**Saved data entries**.
____________

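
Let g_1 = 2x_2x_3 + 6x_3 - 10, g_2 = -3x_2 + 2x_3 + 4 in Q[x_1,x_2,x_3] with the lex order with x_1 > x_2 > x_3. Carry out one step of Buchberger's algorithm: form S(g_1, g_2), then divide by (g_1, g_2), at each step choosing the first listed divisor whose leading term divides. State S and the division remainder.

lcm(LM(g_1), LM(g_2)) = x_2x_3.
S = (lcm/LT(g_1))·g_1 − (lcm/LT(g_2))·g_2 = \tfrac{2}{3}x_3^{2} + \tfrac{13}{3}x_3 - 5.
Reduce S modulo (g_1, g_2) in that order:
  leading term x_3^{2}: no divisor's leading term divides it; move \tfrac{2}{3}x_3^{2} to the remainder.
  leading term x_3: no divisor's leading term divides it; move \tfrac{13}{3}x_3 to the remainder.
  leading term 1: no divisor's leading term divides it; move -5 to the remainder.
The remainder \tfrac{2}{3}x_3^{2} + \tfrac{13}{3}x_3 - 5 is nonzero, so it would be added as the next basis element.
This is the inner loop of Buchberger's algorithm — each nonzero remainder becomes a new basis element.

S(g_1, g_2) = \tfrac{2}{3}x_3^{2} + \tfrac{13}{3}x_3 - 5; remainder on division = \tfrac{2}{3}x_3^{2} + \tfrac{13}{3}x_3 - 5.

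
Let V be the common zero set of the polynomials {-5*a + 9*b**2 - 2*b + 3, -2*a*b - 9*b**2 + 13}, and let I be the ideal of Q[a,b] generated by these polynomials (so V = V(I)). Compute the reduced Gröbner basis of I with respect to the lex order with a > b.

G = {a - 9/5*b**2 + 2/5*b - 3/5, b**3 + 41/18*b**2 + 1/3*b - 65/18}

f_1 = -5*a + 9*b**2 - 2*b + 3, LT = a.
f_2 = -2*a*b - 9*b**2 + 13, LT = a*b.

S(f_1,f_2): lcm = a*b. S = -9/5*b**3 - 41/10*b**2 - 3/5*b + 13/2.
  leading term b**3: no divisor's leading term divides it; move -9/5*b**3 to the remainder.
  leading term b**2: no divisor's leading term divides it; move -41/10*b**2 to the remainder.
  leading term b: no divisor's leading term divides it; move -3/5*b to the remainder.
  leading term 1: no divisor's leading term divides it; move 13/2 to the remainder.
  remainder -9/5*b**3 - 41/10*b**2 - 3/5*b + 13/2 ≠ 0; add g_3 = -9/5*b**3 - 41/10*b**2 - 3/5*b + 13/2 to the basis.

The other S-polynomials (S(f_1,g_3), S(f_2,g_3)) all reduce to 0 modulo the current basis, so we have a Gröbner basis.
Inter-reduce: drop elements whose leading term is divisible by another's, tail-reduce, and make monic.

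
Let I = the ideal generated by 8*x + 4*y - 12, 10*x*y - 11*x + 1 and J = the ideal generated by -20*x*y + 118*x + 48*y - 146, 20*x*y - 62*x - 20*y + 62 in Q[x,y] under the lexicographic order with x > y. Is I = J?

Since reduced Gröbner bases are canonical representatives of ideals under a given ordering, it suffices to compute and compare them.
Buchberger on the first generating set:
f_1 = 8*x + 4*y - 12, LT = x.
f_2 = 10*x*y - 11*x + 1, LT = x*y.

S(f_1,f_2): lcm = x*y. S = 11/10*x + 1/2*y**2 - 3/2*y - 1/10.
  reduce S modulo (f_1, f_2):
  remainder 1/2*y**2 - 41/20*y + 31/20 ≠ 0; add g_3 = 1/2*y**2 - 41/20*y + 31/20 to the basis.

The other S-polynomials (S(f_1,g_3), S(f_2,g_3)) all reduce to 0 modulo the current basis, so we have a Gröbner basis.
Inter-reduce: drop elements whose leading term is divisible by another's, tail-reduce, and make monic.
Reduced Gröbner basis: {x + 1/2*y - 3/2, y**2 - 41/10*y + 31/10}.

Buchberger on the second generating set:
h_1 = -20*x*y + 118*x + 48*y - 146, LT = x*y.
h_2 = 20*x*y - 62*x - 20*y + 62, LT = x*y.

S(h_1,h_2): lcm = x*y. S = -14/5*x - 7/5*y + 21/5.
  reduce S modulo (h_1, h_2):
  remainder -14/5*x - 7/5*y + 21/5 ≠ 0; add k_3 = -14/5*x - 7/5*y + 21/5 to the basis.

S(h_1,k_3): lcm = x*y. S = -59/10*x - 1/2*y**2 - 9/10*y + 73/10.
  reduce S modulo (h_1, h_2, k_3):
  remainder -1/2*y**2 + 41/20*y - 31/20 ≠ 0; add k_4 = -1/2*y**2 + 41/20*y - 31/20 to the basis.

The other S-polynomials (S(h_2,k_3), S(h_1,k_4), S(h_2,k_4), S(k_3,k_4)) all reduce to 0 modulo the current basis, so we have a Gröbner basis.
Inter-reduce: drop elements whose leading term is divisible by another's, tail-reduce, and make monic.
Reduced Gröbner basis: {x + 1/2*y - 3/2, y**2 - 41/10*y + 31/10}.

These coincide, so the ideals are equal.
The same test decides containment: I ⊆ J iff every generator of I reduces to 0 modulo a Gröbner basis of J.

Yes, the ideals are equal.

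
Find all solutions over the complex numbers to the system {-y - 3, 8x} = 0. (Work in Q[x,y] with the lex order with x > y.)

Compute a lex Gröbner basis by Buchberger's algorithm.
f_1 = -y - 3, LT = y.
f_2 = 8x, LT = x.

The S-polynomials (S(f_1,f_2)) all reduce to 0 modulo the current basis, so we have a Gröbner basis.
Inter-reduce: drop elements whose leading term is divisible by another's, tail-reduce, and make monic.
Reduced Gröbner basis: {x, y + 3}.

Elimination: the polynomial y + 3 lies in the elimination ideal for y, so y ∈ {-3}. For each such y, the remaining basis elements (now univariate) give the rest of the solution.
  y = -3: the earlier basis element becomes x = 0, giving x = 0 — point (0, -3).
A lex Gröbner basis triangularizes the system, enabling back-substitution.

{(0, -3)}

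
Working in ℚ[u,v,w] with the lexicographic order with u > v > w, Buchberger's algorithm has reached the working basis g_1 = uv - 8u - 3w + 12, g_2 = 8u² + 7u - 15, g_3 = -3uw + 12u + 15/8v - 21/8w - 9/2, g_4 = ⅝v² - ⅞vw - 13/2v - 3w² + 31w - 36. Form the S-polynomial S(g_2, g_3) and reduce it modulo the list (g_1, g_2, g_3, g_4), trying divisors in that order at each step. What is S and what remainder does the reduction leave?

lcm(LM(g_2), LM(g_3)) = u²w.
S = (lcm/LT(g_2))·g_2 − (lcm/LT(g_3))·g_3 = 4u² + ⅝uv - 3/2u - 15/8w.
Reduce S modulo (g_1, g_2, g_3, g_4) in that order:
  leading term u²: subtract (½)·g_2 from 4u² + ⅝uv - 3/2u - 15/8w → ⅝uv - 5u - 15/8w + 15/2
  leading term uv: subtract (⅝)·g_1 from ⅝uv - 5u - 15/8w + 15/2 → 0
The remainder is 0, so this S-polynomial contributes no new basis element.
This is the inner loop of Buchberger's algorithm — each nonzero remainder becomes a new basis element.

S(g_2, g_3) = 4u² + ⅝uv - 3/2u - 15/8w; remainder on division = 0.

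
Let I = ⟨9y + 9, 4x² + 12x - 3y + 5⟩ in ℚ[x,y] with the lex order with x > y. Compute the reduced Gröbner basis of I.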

____________

**WORK TO BE COMPLETED**.
All of the data must be written out again, exactly as it stands.

**OUTPUT OF THE TASK**.
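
Let g_1 = 2x_2x_3 + 6x_3 - 10, g_2 = -3x_2 + 2x_3 + 4 in Q[x_1,x_2,x_3] with the lex order with x_1 > x_2 > x_3. Carry out one step of Buchberger's algorithm: form S(g_1, g_2), then divide by (g_1, g_2), at each step choosing the first listed divisor whose leading term divides. State S and the division remainder.

lcm(LM(g_1), LM(g_2)) = x_2x_3.
S = (lcm/LT(g_1))·g_1 − (lcm/LT(g_2))·g_2 = \tfrac{2}{3}x_3^{2} + \tfrac{13}{3}x_3 - 5.
Reduce S modulo (g_1, g_2) in that order:
  leading term x_3^{2}: no divisor's leading term divides it; move \tfrac{2}{3}x_3^{2} to the remainder.
  leading term x_3: no divisor's leading term divides it; move \tfrac{13}{3}x_3 to the remainder.
  leading term 1: no divisor's leading term divides it; move -5 to the remainder.
The remainder \tfrac{2}{3}x_3^{2} + \tfrac{13}{3}x_3 - 5 is nonzero, so it would be added as the next basis element.
This is the inner loop of Buchberger's algorithm — each nonzero remainder becomes a new basis element.

S(g_1, g_2) = \tfrac{2}{3}x_3^{2} + \tfrac{13}{3}x_3 - 5; remainder on division = \tfrac{2}{3}x_3^{2} + \tfrac{13}{3}x_3 - 5.

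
Let V be the common zero set of the polynomials {-5*a + 9*b**2 - 2*b + 3, -2*a*b - 9*b**2 + 13}, and let I be the ideal of Q[a,b] generated by these polynomials (so V = V(I)). Compute the reduced Gröbner basis of I with respect to the lex order with a > b.

G = {a - 9/5*b**2 + 2/5*b - 3/5, b**3 + 41/18*b**2 + 1/3*b - 65/18}

f_1 = -5*a + 9*b**2 - 2*b + 3, LT = a.
f_2 = -2*a*b - 9*b**2 + 13, LT = a*b.

S(f_1,f_2): lcm = a*b. S = -9/5*b**3 - 41/10*b**2 - 3/5*b + 13/2.
  leading term b**3: no divisor's leading term divides it; move -9/5*b**3 to the remainder.
  leading term b**2: no divisor's leading term divides it; move -41/10*b**2 to the remainder.
  leading term b: no divisor's leading term divides it; move -3/5*b to the remainder.
  leading term 1: no divisor's leading term divides it; move 13/2 to the remainder.
  remainder -9/5*b**3 - 41/10*b**2 - 3/5*b + 13/2 ≠ 0; add g_3 = -9/5*b**3 - 41/10*b**2 - 3/5*b + 13/2 to the basis.

The other S-polynomials (S(f_1,g_3), S(f_2,g_3)) all reduce to 0 modulo the current basis, so we have a Gröbner basis.
Inter-reduce: drop elements whose leading term is divisible by another's, tail-reduce, and make monic.

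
Let I = the ideal generated by 8*x + 4*y - 12, 10*x*y - 11*x + 1 and J = the ideal generated by -20*x*y + 118*x + 48*y - 146, 20*x*y - 62*x - 20*y + 62 in Q[x,y] under the lexicographic order with x > y. Is I = J?

Since reduced Gröbner bases are canonical representatives of ideals under a given ordering, it suffices to compute and compare them.
Buchberger on the first generating set:
f_1 = 8*x + 4*y - 12, LT = x.
f_2 = 10*x*y - 11*x + 1, LT = x*y.

S(f_1,f_2): lcm = x*y. S = 11/10*x + 1/2*y**2 - 3/2*y - 1/10.
  reduce S modulo (f_1, f_2):
  remainder 1/2*y**2 - 41/20*y + 31/20 ≠ 0; add g_3 = 1/2*y**2 - 41/20*y + 31/20 to the basis.

The other S-polynomials (S(f_1,g_3), S(f_2,g_3)) all reduce to 0 modulo the current basis, so we have a Gröbner basis.
Inter-reduce: drop elements whose leading term is divisible by another's, tail-reduce, and make monic.
Reduced Gröbner basis: {x + 1/2*y - 3/2, y**2 - 41/10*y + 31/10}.

Buchberger on the second generating set:
h_1 = -20*x*y + 118*x + 48*y - 146, LT = x*y.
h_2 = 20*x*y - 62*x - 20*y + 62, LT = x*y.

S(h_1,h_2): lcm = x*y. S = -14/5*x - 7/5*y + 21/5.
  reduce S modulo (h_1, h_2):
  remainder -14/5*x - 7/5*y + 21/5 ≠ 0; add k_3 = -14/5*x - 7/5*y + 21/5 to the basis.

S(h_1,k_3): lcm = x*y. S = -59/10*x - 1/2*y**2 - 9/10*y + 73/10.
  reduce S modulo (h_1, h_2, k_3):
  remainder -1/2*y**2 + 41/20*y - 31/20 ≠ 0; add k_4 = -1/2*y**2 + 41/20*y - 31/20 to the basis.

The other S-polynomials (S(h_2,k_3), S(h_1,k_4), S(h_2,k_4), S(k_3,k_4)) all reduce to 0 modulo the current basis, so we have a Gröbner basis.
Inter-reduce: drop elements whose leading term is divisible by another's, tail-reduce, and make monic.
Reduced Gröbner basis: {x + 1/2*y - 3/2, y**2 - 41/10*y + 31/10}.

These coincide, so the ideals are equal.
The same test decides containment: I ⊆ J iff every generator of I reduces to 0 modulo a Gröbner basis of J.

Yes, the ideals are equal.

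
Find all solutions over the complex numbers to the system {-y - 3, 8x} = 0. (Work in Q[x,y] with the lex order with x > y.)

Compute a lex Gröbner basis by Buchberger's algorithm.
f_1 = -y - 3, LT = y.
f_2 = 8x, LT = x.

The S-polynomials (S(f_1,f_2)) all reduce to 0 modulo the current basis, so we have a Gröbner basis.
Inter-reduce: drop elements whose leading term is divisible by another's, tail-reduce, and make monic.
Reduced Gröbner basis: {x, y + 3}.

Elimination: the polynomial y + 3 lies in the elimination ideal for y, so y ∈ {-3}. For each such y, the remaining basis elements (now univariate) give the rest of the solution.
  y = -3: the earlier basis element becomes x = 0, giving x = 0 — point (0, -3).
A lex Gröbner basis triangularizes the system, enabling back-substitution.

{(0, -3)}

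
Working in ℚ[u,v,w] with the lexicographic order with u > v > w, Buchberger's algorithm has reached the working basis g_1 = uv - 8u - 3w + 12, g_2 = 8u² + 7u - 15, g_3 = -3uw + 12u + 15/8v - 21/8w - 9/2, g_4 = ⅝v² - ⅞vw - 13/2v - 3w² + 31w - 36. Form the S-polynomial S(g_2, g_3) and reduce it modulo the list (g_1, g_2, g_3, g_4), trying divisors in that order at each step. What is S and what remainder does the reduction leave?

lcm(LM(g_2), LM(g_3)) = u²w.
S = (lcm/LT(g_2))·g_2 − (lcm/LT(g_3))·g_3 = 4u² + ⅝uv - 3/2u - 15/8w.
Reduce S modulo (g_1, g_2, g_3, g_4) in that order:
  leading term u²: subtract (½)·g_2 from 4u² + ⅝uv - 3/2u - 15/8w → ⅝uv - 5u - 15/8w + 15/2
  leading term uv: subtract (⅝)·g_1 from ⅝uv - 5u - 15/8w + 15/2 → 0
The remainder is 0, so this S-polynomial contributes no new basis element.
This is the inner loop of Buchberger's algorithm — each nonzero remainder becomes a new basis element.

S(g_2, g_3) = 4u² + ⅝uv - 3/2u - 15/8w; remainder on division = 0.

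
Let I = ⟨9y + 9, 4x² + 12x - 3y + 5⟩ in ℚ[x,y] with the lex order with x > y. Compute the reduced Gröbner basis of I.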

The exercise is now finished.